Content starts

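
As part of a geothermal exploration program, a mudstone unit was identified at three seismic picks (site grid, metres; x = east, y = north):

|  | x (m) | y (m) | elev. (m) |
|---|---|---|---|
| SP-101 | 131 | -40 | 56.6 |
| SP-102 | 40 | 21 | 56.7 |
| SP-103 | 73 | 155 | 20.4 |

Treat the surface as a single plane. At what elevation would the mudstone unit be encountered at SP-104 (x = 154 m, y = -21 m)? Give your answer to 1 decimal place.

48.6 m

Let the plane be z = a·x + b·y + c.
SP-102−SP-101: −91a + 61b = 0.1;  SP-103−SP-101: −58a + 195b = −36.2.
Solving gives a = −0.15680, b = −0.23228.
Then c = 56.6 − a·131 − b·-40 = 67.85.
At (154, -21): z = −24.1 + 4.9 + 67.85 = 48.6 m.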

Content ends

▶ Assigned task: From the line that holds "elev. (m) |" to the last line of the records above, print each line exactly. Add nothing else.

▶ Reply to the exercise:
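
|  | x (m) | y (m) | elev. (m) |
|---|---|---|---|
| SP-101 | 131 | -40 | 56.6 |
| SP-102 | 40 | 21 | 56.7 |
| SP-103 | 73 | 155 | 20.4 |

Treat the surface as a single plane. At what elevation would the mudstone unit be encountered at SP-104 (x = 154 m, y = -21 m)? Give your answer to 1 decimal place.

48.6 m

Let the plane be z = a·x + b·y + c.
SP-102−SP-101: −91a + 61b = 0.1;  SP-103−SP-101: −58a + 195b = −36.2.
Solving gives a = −0.15680, b = −0.23228.
Then c = 56.6 − a·131 − b·-40 = 67.85.
At (154, -21): z = −24.1 + 4.9 + 67.85 = 48.6 m.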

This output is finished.